[Stored data entries]
------------------------------------------------------------

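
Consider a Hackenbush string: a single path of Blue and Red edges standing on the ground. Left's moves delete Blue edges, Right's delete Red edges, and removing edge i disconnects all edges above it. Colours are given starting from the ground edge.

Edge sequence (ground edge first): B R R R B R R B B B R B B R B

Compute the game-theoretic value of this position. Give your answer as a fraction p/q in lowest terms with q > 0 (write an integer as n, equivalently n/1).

Prefix values for B R R R B R R B B B R B B R B via {L|R} + simplicity:
step 1: add B to get B; options L={ 0 } R={ none } — 1
step 2: add R to get BR; options L={ 0 } R={ 1 } — 1/2
step 3: add R to get BRR; options L={ 0 } R={ 1/2; 1 } — 1/4
step 4: add R to get BRRR; options L={ 0 } R={ 1/4; 1/2; 1 } — 1/8
step 5: add B to get BRRRB; options L={ 0; 1/8 } R={ 1/4; 1/2; 1 } — 3/16
step 6: add R to get BRRRBR; options L={ 0; 1/8 } R={ 3/16; 1/4; 1/2; 1 } — 5/32
step 7: add R to get BRRRBRR; options L={ 0; 1/8 } R={ 5/32; 3/16; 1/4; 1/2; 1 } — 9/64
step 8: add B to get BRRRBRRB; options L={ 0; 1/8; 9/64 } R={ 5/32; 3/16; 1/4; 1/2; 1 } — 19/128
step 9: add B to get BRRRBRRBB; options L={ 0; 1/8; 9/64; 19/128 } R={ 5/32; 3/16; 1/4; 1/2; 1 } — 39/256
step 10: add B to get BRRRBRRBBB; options L={ 0; 1/8; 9/64; 19/128; 39/256 } R={ 5/32; 3/16; 1/4; 1/2; 1 } — 79/512
step 11: add R to get BRRRBRRBBBR; options L={ 0; 1/8; 9/64; 19/128; 39/256 } R={ 79/512; 5/32; 3/16; 1/4; 1/2; 1 } — 157/1024
step 12: add B to get BRRRBRRBBBRB; options L={ 0; 1/8; 9/64; 19/128; 39/256; 157/1024 } R={ 79/512; 5/32; 3/16; 1/4; 1/2; 1 } — 315/2048
step 13: add B to get BRRRBRRBBBRBB; options L={ 0; 1/8; 9/64; 19/128; 39/256; 157/1024; 315/2048 } R={ 79/512; 5/32; 3/16; 1/4; 1/2; 1 } — 631/4096
step 14: add R to get BRRRBRRBBBRBBR; options L={ 0; 1/8; 9/64; 19/128; 39/256; 157/1024; 315/2048 } R={ 631/4096; 79/512; 5/32; 3/16; 1/4; 1/2; 1 } — 1261/8192
step 15: add B to get BRRRBRRBBBRBBRB; options L={ 0; 1/8; 9/64; 19/128; 39/256; 157/1024; 315/2048; 1261/8192 } R={ 631/4096; 79/512; 5/32; 3/16; 1/4; 1/2; 1 } — 2523/16384

2523/16384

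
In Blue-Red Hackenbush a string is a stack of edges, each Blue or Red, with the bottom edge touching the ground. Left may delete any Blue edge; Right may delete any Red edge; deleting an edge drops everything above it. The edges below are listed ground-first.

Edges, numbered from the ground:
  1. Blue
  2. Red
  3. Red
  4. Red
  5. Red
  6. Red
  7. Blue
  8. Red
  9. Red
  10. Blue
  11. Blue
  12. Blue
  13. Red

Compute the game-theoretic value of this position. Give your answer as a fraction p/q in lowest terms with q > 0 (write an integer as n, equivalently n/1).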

------------------------------------------------------------

Exercise objective: From the first line of the data through the line with "Edge sequence (ground", quote each line exactly and add nothing else.

Task response:
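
Consider a Hackenbush string: a single path of Blue and Red edges standing on the ground. Left's moves delete Blue edges, Right's delete Red edges, and removing edge i disconnects all edges above it. Colours are given starting from the ground edge.

Edge sequence (ground edge first): B R R R B R R B B B R B B R B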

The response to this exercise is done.